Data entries
▼▼▼

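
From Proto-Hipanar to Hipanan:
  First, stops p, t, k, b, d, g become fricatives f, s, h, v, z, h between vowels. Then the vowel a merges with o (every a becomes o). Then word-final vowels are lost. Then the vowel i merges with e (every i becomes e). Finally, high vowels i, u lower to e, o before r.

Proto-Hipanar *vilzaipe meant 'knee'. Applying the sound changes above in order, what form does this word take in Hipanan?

velzoef

Hipanan: start from *vilzaipe.
  rule 1 (intervocalic lenition): vilzaipe → vilzaife
  rule 2 (vowel merger): vilzaife → vilzoife
  rule 3 (apocope): vilzoife → vilzoif
  rule 4 (vowel merger): vilzoif → velzoef
  rule 5: no change — velzoef
  ⇒ Hipanan velzoef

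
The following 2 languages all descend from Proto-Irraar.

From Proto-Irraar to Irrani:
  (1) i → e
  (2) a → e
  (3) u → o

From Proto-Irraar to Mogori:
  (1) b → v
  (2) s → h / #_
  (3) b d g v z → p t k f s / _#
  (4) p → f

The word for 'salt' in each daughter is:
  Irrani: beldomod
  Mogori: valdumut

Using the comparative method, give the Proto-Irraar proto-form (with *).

Position 5: Irrani has o, Mogori has u. Mogori preserves u here (none of its changes turn any other segment into u), so the proto-segment is *u.
Position 2: Irrani has e, Mogori has a. Mogori preserves a here (none of its changes turn any other segment into a), so the proto-segment is *a.
This points to *baldumud. Verify forward in each daughter:
Irrani: start from *baldumud.
  rule 1: no change — baldumud
  rule 2 (vowel merger): baldumud → beldumud
  rule 3 (vowel merger): beldumud → beldomod
  ⇒ Irrani beldomod
Mogori: *baldumud
  baldumud → valdumud   [unconditioned shift]
  valdumud (rule 2 does not apply)
  valdumud → valdumut   [final devoicing]
  valdumut (rule 4 does not apply)
  giving Mogori valdumut.
Only *baldumud yields all of Irrani beldomod, Mogori valdumut.

*baldumud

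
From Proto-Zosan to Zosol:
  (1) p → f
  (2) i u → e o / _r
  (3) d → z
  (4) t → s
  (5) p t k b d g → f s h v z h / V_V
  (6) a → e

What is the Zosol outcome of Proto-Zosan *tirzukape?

Zosol: start from *tirzukape.
  rule 1 (unconditioned shift): tirzukape → tirzukafe
  rule 2 (pre-rhotic lowering): tirzukafe → terzukafe
  rule 3: no change — terzukafe
  rule 4 (unconditioned shift): terzukafe → serzukafe
  rule 5 (intervocalic lenition): serzukafe → serzuhafe
  rule 6 (vowel merger): serzuhafe → serzuhefe
  ⇒ Zosol serzuhefe

serzuhefe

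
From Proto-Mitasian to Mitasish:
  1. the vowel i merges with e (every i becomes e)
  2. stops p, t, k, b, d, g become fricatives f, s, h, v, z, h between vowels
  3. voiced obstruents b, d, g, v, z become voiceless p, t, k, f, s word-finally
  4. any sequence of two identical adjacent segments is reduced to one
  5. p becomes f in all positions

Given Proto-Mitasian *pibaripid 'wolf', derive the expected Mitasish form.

fevarefet

Mitasish: *pibaripid > pebareped > pevarefed > pevarefet > fevarefet  (by vowel merger, intervocalic lenition, final devoicing, unconditioned shift)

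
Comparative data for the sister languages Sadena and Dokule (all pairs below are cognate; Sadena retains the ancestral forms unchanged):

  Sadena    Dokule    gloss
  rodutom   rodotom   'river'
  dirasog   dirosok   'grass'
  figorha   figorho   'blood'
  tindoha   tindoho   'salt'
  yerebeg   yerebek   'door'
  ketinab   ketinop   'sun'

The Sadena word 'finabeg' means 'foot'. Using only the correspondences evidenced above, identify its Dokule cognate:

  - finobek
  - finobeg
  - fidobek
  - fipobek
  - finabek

finobek

ketinab ~ ketinop — Sadena a corresponds to Dokule o after a consonant, before a labial obstruent.
dirasog ~ dirosok, yerebeg ~ yerebek — Sadena g corresponds to Dokule k word-finally.
Applying these to Sadena 'finabeg':
  finabeg → finobeg   (a→o after a consonant, before a labial obstruent)
  finobeg → finobek   (g→k word-finally)
So the Dokule cognate is 'finobek'.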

▲▲▲

The word "stops" appears on some lines of the data above; say how many such lines there are, with nothing else.

2